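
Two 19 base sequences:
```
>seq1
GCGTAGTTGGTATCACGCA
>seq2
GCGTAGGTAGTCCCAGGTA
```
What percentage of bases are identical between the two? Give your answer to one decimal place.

Mismatches at positions 7, 9, 12, 13, 16, 18 (1-based): 6 of 19.
Identical positions: 13/19 = 68.42% → 68.4%.

68.4%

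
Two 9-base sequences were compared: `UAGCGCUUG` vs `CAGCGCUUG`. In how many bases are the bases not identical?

The sequences differ at bases 1 (1-based) — 1 in total.

1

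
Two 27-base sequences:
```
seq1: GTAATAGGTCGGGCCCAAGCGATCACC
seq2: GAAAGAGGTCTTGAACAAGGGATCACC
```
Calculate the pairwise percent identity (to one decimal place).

7 positions differ (2, 5, 11, 12, 14, 15, 20), so 20 of 27 match: 20/27 = 74.07%.

74.1%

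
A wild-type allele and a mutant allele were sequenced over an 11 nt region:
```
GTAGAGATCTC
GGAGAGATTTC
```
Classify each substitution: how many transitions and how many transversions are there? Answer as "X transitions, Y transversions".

Mismatches (1-based):
base 2: T→G (pyrimidine→purine, transversion)
base 9: C→T (pyrimidine→pyrimidine, transition)

1 transition, 1 transversion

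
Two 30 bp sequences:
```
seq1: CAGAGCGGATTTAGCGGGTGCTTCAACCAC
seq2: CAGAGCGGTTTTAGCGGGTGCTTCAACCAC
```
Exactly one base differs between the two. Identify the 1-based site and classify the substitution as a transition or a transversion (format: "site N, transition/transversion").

The sequences differ only at site 9: A→T (purine→pyrimidine), a transversion.

site 9, transversion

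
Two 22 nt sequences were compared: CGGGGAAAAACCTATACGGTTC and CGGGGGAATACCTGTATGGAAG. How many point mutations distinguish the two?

7

Mismatches (1-based): site 6: A→G; site 9: A→T; site 14: A→G; site 17: C→T; site 20: T→A; site 21: T→A; site 22: C→G.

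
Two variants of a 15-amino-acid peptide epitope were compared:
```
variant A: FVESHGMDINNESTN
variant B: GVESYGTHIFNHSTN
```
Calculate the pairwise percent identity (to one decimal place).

Mismatches at positions 1, 5, 7, 8, 10, 12 (1-based): 6 of 15.
Identical positions: 9/15 = 60% → 60.0%.

60.0%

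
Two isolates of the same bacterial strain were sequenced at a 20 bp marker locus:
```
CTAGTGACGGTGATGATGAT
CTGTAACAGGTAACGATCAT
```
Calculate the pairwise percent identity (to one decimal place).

Mismatches at positions 3, 4, 5, 6, 7, 8, 12, 14, 18 (1-based): 9 of 20.
Identical positions: 11/20 = 55% → 55.0%.

55.0%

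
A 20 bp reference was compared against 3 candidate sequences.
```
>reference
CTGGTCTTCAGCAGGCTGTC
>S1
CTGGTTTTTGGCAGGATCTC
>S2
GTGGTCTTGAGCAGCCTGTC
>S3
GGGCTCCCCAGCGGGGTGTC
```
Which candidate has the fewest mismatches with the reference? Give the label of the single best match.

S2

Hamming distances to reference — S1: 5; S2: 3; S3: 7.
Smallest is S2 with 3 mismatches.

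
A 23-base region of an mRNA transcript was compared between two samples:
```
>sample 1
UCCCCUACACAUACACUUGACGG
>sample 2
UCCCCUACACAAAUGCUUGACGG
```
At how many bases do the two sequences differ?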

○ ○ ○ ○

● WHAT IS EXPECTED: Please reproduce the material in its entirety, exactly as it stands.

● RESPONSE:
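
Two 19 base sequences:
```
>seq1
GCGTAGTTGGTATCACGCA
>seq2
GCGTAGGTAGTCCCAGGTA
```
What percentage of bases are identical between the two? Give your answer to one decimal place.

Mismatches at positions 7, 9, 12, 13, 16, 18 (1-based): 6 of 19.
Identical positions: 13/19 = 68.42% → 68.4%.

68.4%

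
Two 9-base sequences were compared: `UAGCGCUUG` vs `CAGCGCUUG`. In how many bases are the bases not identical?

The sequences differ at bases 1 (1-based) — 1 in total.

1

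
Two 27-base sequences:
```
seq1: GTAATAGGTCGGGCCCAAGCGATCACC
seq2: GAAAGAGGTCTTGAACAAGGGATCACC
```
Calculate the pairwise percent identity (to one decimal place).

7 positions differ (2, 5, 11, 12, 14, 15, 20), so 20 of 27 match: 20/27 = 74.07%.

74.1%

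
A wild-type allele and a mutant allele were sequenced over an 11 nt region:
```
GTAGAGATCTC
GGAGAGATTTC
```
Classify each substitution: how many transitions and how many transversions are there? Answer as "X transitions, Y transversions".

Mismatches (1-based):
base 2: T→G (pyrimidine→purine, transversion)
base 9: C→T (pyrimidine→pyrimidine, transition)

1 transition, 1 transversion

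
Two 30 bp sequences:
```
seq1: CAGAGCGGATTTAGCGGGTGCTTCAACCAC
seq2: CAGAGCGGTTTTAGCGGGTGCTTCAACCAC
```
Exactly one base differs between the two. Identify the 1-based site and classify the substitution as a transition or a transversion (format: "site N, transition/transversion").

The sequences differ only at site 9: A→T (purine→pyrimidine), a transversion.

site 9, transversion

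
Two 22 nt sequences were compared: CGGGGAAAAACCTATACGGTTC and CGGGGGAATACCTGTATGGAAG. How many point mutations distinguish the two?

7

Mismatches (1-based): site 6: A→G; site 9: A→T; site 14: A→G; site 17: C→T; site 20: T→A; site 21: T→A; site 22: C→G.

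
Two variants of a 15-amino-acid peptide epitope were compared:
```
variant A: FVESHGMDINNESTN
variant B: GVESYGTHIFNHSTN
```
Calculate the pairwise percent identity (to one decimal place).

Mismatches at positions 1, 5, 7, 8, 10, 12 (1-based): 6 of 15.
Identical positions: 9/15 = 60% → 60.0%.

60.0%

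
Two isolates of the same bacterial strain were sequenced at a 20 bp marker locus:
```
CTAGTGACGGTGATGATGAT
CTGTAACAGGTAACGATCAT
```
Calculate the pairwise percent identity (to one decimal place).

Mismatches at positions 3, 4, 5, 6, 7, 8, 12, 14, 18 (1-based): 9 of 20.
Identical positions: 11/20 = 55% → 55.0%.

55.0%

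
A 20 bp reference was compared against 3 candidate sequences.
```
>reference
CTGGTCTTCAGCAGGCTGTC
>S1
CTGGTTTTTGGCAGGATCTC
>S2
GTGGTCTTGAGCAGCCTGTC
>S3
GGGCTCCCCAGCGGGGTGTC
```
Which candidate has the fewest mismatches with the reference? Give the label of the single best match.

S2

Hamming distances to reference — S1: 5; S2: 3; S3: 7.
Smallest is S2 with 3 mismatches.

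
A 23-base region of an mRNA transcript was compared between two samples:
```
>sample 1
UCCCCUACACAUACACUUGACGG
>sample 2
UCCCCUACACAAAUGCUUGACGG
```
At how many bases do the two sequences differ?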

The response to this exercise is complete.